WHAT YOU ARE ASKED TO DO | Write every record out again exactly as shown below.

──────── EXTRACTED DATA

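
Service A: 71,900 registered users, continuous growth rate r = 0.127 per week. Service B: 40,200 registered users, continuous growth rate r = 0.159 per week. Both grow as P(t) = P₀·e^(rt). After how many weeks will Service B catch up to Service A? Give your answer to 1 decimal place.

71900·e^(0.127t) = 40200·e^(0.159t)
71900/40200 = e^((0.159 − 0.127)t) → ln(1.78856) = 0.032·t
t = 0.58141 / 0.032

t ≈ 18.2 weeks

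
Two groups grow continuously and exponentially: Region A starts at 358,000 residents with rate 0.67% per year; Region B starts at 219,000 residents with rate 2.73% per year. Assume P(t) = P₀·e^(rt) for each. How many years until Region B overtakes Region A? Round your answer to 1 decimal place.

t ≈ 23.9 years

358000·e^(0.0067t) = 219000·e^(0.0273t)
358000/219000 = e^((0.0273 − 0.0067)t) → ln(1.6347) = 0.0206·t
t = 0.49146 / 0.0206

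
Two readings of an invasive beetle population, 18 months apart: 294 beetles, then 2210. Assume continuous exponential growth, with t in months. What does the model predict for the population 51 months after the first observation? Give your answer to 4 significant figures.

≈ 89,220 beetles

r = ln(2210/294) / 18 ≈ 0.112065 per month
P(51) = 294 · e^(0.112065·51) = 294 · 303.47809 ≈ 89222.56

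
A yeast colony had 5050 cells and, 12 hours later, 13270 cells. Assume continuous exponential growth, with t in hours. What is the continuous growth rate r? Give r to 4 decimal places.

r ≈ 0.0805 per hour

13270 = 5050 · e^(r·12)
e^(12r) = 13270/5050 = 2.62772
r = ln(2.62772) / 12 = 0.96612 / 12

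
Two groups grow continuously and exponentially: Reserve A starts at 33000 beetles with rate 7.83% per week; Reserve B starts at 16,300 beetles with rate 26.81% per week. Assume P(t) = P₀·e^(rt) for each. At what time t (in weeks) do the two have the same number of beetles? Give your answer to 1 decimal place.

33000·e^(0.0783t) = 16300·e^(0.2681t)
33000/16300 = e^((0.2681 − 0.0783)t) → ln(2.02454) = 0.1898·t
t = 0.70534 / 0.1898

t ≈ 3.7 weeks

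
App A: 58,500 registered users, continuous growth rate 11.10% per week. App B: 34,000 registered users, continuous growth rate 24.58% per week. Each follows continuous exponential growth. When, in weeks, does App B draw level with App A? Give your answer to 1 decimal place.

t ≈ 4.0 weeks

58500·e^(0.111t) = 34000·e^(0.2458t)
58500/34000 = e^((0.2458 − 0.111)t) → ln(1.72059) = 0.1348·t
t = 0.54267 / 0.1348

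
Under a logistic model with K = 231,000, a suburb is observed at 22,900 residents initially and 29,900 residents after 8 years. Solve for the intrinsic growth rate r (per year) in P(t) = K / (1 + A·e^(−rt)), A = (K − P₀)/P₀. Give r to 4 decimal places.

r ≈ 0.0376 per year

A = (231000 − 22900)/22900 = 9.08734
29900 = 231000/(1 + 9.08734·e^(−r·8)) → e^(−8r) = (7.72575 − 1)/9.08734 = 0.740124
r = −ln(0.740124)/8 = 0.30094/8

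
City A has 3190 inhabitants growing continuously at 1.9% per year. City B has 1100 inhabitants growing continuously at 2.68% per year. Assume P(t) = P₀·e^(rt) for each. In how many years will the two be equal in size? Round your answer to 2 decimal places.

3190·e^(0.019t) = 1100·e^(0.0268t)
3190/1100 = e^((0.0268 − 0.019)t) → ln(2.9) = 0.0078·t
t = 1.06471 / 0.0078

t ≈ 136.50 years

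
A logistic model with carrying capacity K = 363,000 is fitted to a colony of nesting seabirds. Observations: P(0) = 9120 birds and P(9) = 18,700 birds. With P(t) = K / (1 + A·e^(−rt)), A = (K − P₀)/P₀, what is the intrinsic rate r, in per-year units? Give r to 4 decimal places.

r ≈ 0.0828 per year

A = (363000 − 9120)/9120 = 38.80263
18700 = 363000/(1 + 38.80263·e^(−r·9)) → e^(−9r) = (19.41176 − 1)/38.80263 = 0.474498
r = −ln(0.474498)/9 = 0.7455/9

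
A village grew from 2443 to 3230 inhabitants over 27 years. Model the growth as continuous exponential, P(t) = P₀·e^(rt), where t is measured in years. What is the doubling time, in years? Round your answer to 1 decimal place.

doubling time ≈ 67.0 years

r = ln(3230/2443) / 27 = ln(1.32214) / 27 ≈ 0.010343 per year
doubling time = ln 2 / |r| = 0.69315 / 0.010343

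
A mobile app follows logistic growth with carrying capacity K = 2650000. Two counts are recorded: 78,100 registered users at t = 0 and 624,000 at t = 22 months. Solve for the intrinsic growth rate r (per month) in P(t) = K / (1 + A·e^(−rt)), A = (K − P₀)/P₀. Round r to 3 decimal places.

r ≈ 0.105 per month

A = (2650000 − 78100)/78100 = 32.93086
624000 = 2650000/(1 + 32.93086·e^(−r·22)) → e^(−22r) = (4.24679 − 1)/32.93086 = 0.098594
r = −ln(0.098594)/22 = 2.31674/22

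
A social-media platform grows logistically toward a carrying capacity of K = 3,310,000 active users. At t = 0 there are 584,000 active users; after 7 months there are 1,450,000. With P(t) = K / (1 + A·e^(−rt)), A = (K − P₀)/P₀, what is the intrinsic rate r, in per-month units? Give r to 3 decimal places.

r ≈ 0.185 per month

A = (3310000 − 584000)/584000 = 4.66781
1450000 = 3310000/(1 + 4.66781·e^(−r·7)) → e^(−7r) = (2.28276 − 1)/4.66781 = 0.27481
r = −ln(0.27481)/7 = 1.29168/7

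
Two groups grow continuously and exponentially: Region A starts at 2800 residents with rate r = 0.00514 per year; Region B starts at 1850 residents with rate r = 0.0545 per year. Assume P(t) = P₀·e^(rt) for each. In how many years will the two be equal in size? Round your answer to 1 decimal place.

2800·e^(0.00514t) = 1850·e^(0.0545t)
2800/1850 = e^((0.0545 − 0.00514)t) → ln(1.51351) = 0.04936·t
t = 0.41443 / 0.04936

t ≈ 8.4 years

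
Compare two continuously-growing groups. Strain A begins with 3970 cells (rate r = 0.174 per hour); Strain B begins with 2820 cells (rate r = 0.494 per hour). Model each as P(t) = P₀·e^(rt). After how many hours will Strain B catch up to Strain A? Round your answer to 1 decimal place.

3970·e^(0.174t) = 2820·e^(0.494t)
3970/2820 = e^((0.494 − 0.174)t) → ln(1.4078) = 0.32·t
t = 0.34203 / 0.32

t ≈ 1.1 hours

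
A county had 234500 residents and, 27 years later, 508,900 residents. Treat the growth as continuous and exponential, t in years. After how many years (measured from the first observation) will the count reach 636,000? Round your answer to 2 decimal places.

r = ln(508900/234500) / 27 ≈ 0.028696 per year
t = ln(636000/234500) / r = 0.99774 / 0.028696 ≈ 34.769

t ≈ 34.77 years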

────────────────

TASK ANSWER |
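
Service A: 71,900 registered users, continuous growth rate r = 0.127 per week. Service B: 40,200 registered users, continuous growth rate r = 0.159 per week. Both grow as P(t) = P₀·e^(rt). After how many weeks will Service B catch up to Service A? Give your answer to 1 decimal place.

71900·e^(0.127t) = 40200·e^(0.159t)
71900/40200 = e^((0.159 − 0.127)t) → ln(1.78856) = 0.032·t
t = 0.58141 / 0.032

t ≈ 18.2 weeks

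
Two groups grow continuously and exponentially: Region A starts at 358,000 residents with rate 0.67% per year; Region B starts at 219,000 residents with rate 2.73% per year. Assume P(t) = P₀·e^(rt) for each. How many years until Region B overtakes Region A? Round your answer to 1 decimal place.

t ≈ 23.9 years

358000·e^(0.0067t) = 219000·e^(0.0273t)
358000/219000 = e^((0.0273 − 0.0067)t) → ln(1.6347) = 0.0206·t
t = 0.49146 / 0.0206

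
Two readings of an invasive beetle population, 18 months apart: 294 beetles, then 2210. Assume continuous exponential growth, with t in months. What does the model predict for the population 51 months after the first observation? Give your answer to 4 significant figures.

≈ 89,220 beetles

r = ln(2210/294) / 18 ≈ 0.112065 per month
P(51) = 294 · e^(0.112065·51) = 294 · 303.47809 ≈ 89222.56

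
A yeast colony had 5050 cells and, 12 hours later, 13270 cells. Assume continuous exponential growth, with t in hours. What is the continuous growth rate r? Give r to 4 decimal places.

r ≈ 0.0805 per hour

13270 = 5050 · e^(r·12)
e^(12r) = 13270/5050 = 2.62772
r = ln(2.62772) / 12 = 0.96612 / 12

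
Two groups grow continuously and exponentially: Reserve A starts at 33000 beetles with rate 7.83% per week; Reserve B starts at 16,300 beetles with rate 26.81% per week. Assume P(t) = P₀·e^(rt) for each. At what time t (in weeks) do the two have the same number of beetles? Give your answer to 1 decimal place.

33000·e^(0.0783t) = 16300·e^(0.2681t)
33000/16300 = e^((0.2681 − 0.0783)t) → ln(2.02454) = 0.1898·t
t = 0.70534 / 0.1898

t ≈ 3.7 weeks

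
App A: 58,500 registered users, continuous growth rate 11.10% per week. App B: 34,000 registered users, continuous growth rate 24.58% per week. Each follows continuous exponential growth. When, in weeks, does App B draw level with App A? Give your answer to 1 decimal place.

t ≈ 4.0 weeks

58500·e^(0.111t) = 34000·e^(0.2458t)
58500/34000 = e^((0.2458 − 0.111)t) → ln(1.72059) = 0.1348·t
t = 0.54267 / 0.1348

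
Under a logistic model with K = 231,000, a suburb is observed at 22,900 residents initially and 29,900 residents after 8 years. Solve for the intrinsic growth rate r (per year) in P(t) = K / (1 + A·e^(−rt)), A = (K − P₀)/P₀. Give r to 4 decimal places.

r ≈ 0.0376 per year

A = (231000 − 22900)/22900 = 9.08734
29900 = 231000/(1 + 9.08734·e^(−r·8)) → e^(−8r) = (7.72575 − 1)/9.08734 = 0.740124
r = −ln(0.740124)/8 = 0.30094/8

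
City A has 3190 inhabitants growing continuously at 1.9% per year. City B has 1100 inhabitants growing continuously at 2.68% per year. Assume P(t) = P₀·e^(rt) for each. In how many years will the two be equal in size? Round your answer to 2 decimal places.

3190·e^(0.019t) = 1100·e^(0.0268t)
3190/1100 = e^((0.0268 − 0.019)t) → ln(2.9) = 0.0078·t
t = 1.06471 / 0.0078

t ≈ 136.50 years

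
A logistic model with carrying capacity K = 363,000 is fitted to a colony of nesting seabirds. Observations: P(0) = 9120 birds and P(9) = 18,700 birds. With P(t) = K / (1 + A·e^(−rt)), A = (K − P₀)/P₀, what is the intrinsic rate r, in per-year units? Give r to 4 decimal places.

r ≈ 0.0828 per year

A = (363000 − 9120)/9120 = 38.80263
18700 = 363000/(1 + 38.80263·e^(−r·9)) → e^(−9r) = (19.41176 − 1)/38.80263 = 0.474498
r = −ln(0.474498)/9 = 0.7455/9

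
A village grew from 2443 to 3230 inhabitants over 27 years. Model the growth as continuous exponential, P(t) = P₀·e^(rt), where t is measured in years. What is the doubling time, in years? Round your answer to 1 decimal place.

doubling time ≈ 67.0 years

r = ln(3230/2443) / 27 = ln(1.32214) / 27 ≈ 0.010343 per year
doubling time = ln 2 / |r| = 0.69315 / 0.010343

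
A mobile app follows logistic growth with carrying capacity K = 2650000. Two counts are recorded: 78,100 registered users at t = 0 and 624,000 at t = 22 months. Solve for the intrinsic growth rate r (per month) in P(t) = K / (1 + A·e^(−rt)), A = (K − P₀)/P₀. Round r to 3 decimal places.

r ≈ 0.105 per month

A = (2650000 − 78100)/78100 = 32.93086
624000 = 2650000/(1 + 32.93086·e^(−r·22)) → e^(−22r) = (4.24679 − 1)/32.93086 = 0.098594
r = −ln(0.098594)/22 = 2.31674/22

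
A social-media platform grows logistically toward a carrying capacity of K = 3,310,000 active users. At t = 0 there are 584,000 active users; after 7 months there are 1,450,000. With P(t) = K / (1 + A·e^(−rt)), A = (K − P₀)/P₀, what is the intrinsic rate r, in per-month units? Give r to 3 decimal places.

r ≈ 0.185 per month

A = (3310000 − 584000)/584000 = 4.66781
1450000 = 3310000/(1 + 4.66781·e^(−r·7)) → e^(−7r) = (2.28276 − 1)/4.66781 = 0.27481
r = −ln(0.27481)/7 = 1.29168/7

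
Two groups grow continuously and exponentially: Region A starts at 2800 residents with rate r = 0.00514 per year; Region B starts at 1850 residents with rate r = 0.0545 per year. Assume P(t) = P₀·e^(rt) for each. In how many years will the two be equal in size? Round your answer to 1 decimal place.

2800·e^(0.00514t) = 1850·e^(0.0545t)
2800/1850 = e^((0.0545 − 0.00514)t) → ln(1.51351) = 0.04936·t
t = 0.41443 / 0.04936

t ≈ 8.4 years

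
Compare two continuously-growing groups. Strain A begins with 3970 cells (rate r = 0.174 per hour); Strain B begins with 2820 cells (rate r = 0.494 per hour). Model each as P(t) = P₀·e^(rt). After how many hours will Strain B catch up to Strain A? Round your answer to 1 decimal place.

3970·e^(0.174t) = 2820·e^(0.494t)
3970/2820 = e^((0.494 − 0.174)t) → ln(1.4078) = 0.32·t
t = 0.34203 / 0.32

t ≈ 1.1 hours

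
A county had 234500 residents and, 27 years later, 508,900 residents. Treat the growth as continuous and exponential, t in years. After how many years (measured from the first observation) will the count reach 636,000? Round your answer to 2 decimal places.

r = ln(508900/234500) / 27 ≈ 0.028696 per year
t = ln(636000/234500) / r = 0.99774 / 0.028696 ≈ 34.769

t ≈ 34.77 years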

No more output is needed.